From the top of the entries below through the line containing "We say the system", return every line exactly as written, please, and stop there.

*Records shown*:
^^^^^^^^^^^^^^^^

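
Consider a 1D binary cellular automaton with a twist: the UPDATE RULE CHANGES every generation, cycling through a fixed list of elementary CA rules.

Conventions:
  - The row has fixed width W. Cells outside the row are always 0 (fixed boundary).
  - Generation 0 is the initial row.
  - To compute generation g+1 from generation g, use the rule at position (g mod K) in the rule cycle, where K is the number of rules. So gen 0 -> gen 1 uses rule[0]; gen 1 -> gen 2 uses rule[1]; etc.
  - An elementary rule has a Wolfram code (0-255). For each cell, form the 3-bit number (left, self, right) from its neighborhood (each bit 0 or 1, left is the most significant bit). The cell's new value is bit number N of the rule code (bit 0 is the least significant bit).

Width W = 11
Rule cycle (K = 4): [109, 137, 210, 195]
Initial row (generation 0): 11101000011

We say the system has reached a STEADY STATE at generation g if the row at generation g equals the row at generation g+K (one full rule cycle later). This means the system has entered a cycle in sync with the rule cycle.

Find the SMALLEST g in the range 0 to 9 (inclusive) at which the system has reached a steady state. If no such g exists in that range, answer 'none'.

Gen 0: 11101000011
Gen 1 (rule 109): 10111011011
Gen 2 (rule 137): 00110010010
Gen 3 (rule 210): 01011101101
Gen 4 (rule 195): 10001100100
Gen 5 (rule 109): 10101100101
Gen 6 (rule 137): 00001000000
Gen 7 (rule 210): 00010100000
Gen 8 (rule 195): 11100001111
Gen 9 (rule 109): 10101101001
Gen 10 (rule 137): 00001000000
Gen 11 (rule 210): 00010100000
Gen 12 (rule 195): 11100001111
Gen 13 (rule 109): 10101101001

Answer: 6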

^^^^^^^^^^^^^^^^

*Answer box*:
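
Consider a 1D binary cellular automaton with a twist: the UPDATE RULE CHANGES every generation, cycling through a fixed list of elementary CA rules.

Conventions:
  - The row has fixed width W. Cells outside the row are always 0 (fixed boundary).
  - Generation 0 is the initial row.
  - To compute generation g+1 from generation g, use the rule at position (g mod K) in the rule cycle, where K is the number of rules. So gen 0 -> gen 1 uses rule[0]; gen 1 -> gen 2 uses rule[1]; etc.
  - An elementary rule has a Wolfram code (0-255). For each cell, form the 3-bit number (left, self, right) from its neighborhood (each bit 0 or 1, left is the most significant bit). The cell's new value is bit number N of the rule code (bit 0 is the least significant bit).

Width W = 11
Rule cycle (K = 4): [109, 137, 210, 195]
Initial row (generation 0): 11101000011

We say the system has reached a STEADY STATE at generation g if the row at generation g equals the row at generation g+K (one full rule cycle later). This means the system has entered a cycle in sync with the rule cycle.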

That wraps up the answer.